Problem to solve: Copy out, from the entries below, each line holding the string "THEN".

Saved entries
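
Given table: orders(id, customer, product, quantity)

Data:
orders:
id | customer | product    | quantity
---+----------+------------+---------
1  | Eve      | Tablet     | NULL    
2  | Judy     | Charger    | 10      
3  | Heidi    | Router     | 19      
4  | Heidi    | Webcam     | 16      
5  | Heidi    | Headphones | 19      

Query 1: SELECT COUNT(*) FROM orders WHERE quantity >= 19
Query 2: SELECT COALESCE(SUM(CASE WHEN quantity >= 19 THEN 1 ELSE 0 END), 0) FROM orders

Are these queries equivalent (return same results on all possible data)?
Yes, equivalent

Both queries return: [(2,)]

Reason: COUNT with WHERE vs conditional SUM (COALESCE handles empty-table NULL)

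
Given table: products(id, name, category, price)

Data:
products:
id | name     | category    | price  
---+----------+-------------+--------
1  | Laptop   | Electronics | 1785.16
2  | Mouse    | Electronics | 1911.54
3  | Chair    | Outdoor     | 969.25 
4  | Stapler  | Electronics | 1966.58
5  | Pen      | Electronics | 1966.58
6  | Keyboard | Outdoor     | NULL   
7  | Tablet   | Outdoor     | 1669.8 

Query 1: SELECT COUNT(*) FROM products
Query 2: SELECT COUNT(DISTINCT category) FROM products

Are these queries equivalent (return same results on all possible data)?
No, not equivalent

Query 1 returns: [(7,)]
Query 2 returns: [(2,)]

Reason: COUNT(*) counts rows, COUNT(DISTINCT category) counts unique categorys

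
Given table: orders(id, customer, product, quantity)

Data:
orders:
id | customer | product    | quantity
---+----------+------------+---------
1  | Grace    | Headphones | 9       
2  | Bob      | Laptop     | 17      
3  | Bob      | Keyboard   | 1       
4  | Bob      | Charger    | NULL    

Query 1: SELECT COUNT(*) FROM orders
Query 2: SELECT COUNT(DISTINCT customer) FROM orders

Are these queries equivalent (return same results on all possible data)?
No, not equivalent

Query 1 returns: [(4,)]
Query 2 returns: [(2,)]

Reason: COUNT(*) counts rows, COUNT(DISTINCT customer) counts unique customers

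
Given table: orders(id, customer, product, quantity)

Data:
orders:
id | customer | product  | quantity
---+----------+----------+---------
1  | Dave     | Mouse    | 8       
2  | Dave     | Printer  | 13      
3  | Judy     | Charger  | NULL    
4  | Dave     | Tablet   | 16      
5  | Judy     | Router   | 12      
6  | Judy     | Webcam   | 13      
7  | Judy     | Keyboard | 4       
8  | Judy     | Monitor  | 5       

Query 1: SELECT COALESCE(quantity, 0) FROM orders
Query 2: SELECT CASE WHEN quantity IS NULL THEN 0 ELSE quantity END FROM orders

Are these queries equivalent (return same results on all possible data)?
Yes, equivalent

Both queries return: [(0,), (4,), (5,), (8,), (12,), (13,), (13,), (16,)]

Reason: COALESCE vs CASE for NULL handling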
* * *
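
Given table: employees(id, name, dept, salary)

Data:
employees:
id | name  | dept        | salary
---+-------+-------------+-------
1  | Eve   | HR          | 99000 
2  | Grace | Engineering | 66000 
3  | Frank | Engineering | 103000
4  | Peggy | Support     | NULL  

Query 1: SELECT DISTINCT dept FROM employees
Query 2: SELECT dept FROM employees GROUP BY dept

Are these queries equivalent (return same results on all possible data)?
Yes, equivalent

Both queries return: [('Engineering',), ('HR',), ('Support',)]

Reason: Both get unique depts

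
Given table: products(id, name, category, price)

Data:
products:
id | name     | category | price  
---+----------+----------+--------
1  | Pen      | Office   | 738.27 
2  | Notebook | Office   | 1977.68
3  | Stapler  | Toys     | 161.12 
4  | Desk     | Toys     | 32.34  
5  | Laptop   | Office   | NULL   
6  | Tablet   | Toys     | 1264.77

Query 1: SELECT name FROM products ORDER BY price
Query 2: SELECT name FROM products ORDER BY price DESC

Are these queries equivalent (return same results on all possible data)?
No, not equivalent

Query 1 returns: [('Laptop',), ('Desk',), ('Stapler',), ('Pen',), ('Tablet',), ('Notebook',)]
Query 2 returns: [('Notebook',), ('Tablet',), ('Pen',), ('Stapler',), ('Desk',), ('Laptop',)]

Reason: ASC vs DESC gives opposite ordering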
--
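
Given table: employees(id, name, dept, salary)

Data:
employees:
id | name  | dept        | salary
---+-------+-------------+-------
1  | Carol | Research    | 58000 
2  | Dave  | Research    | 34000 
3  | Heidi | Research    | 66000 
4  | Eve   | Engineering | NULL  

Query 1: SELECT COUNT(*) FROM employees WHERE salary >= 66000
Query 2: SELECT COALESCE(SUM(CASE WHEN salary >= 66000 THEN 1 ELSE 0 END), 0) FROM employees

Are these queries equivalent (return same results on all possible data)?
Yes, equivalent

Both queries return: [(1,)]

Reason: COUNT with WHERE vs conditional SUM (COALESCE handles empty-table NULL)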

Solved exercise:
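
Query 2: SELECT COALESCE(SUM(CASE WHEN quantity >= 19 THEN 1 ELSE 0 END), 0) FROM orders
Query 2: SELECT CASE WHEN quantity IS NULL THEN 0 ELSE quantity END FROM orders
Query 2: SELECT COALESCE(SUM(CASE WHEN salary >= 66000 THEN 1 ELSE 0 END), 0) FROM employees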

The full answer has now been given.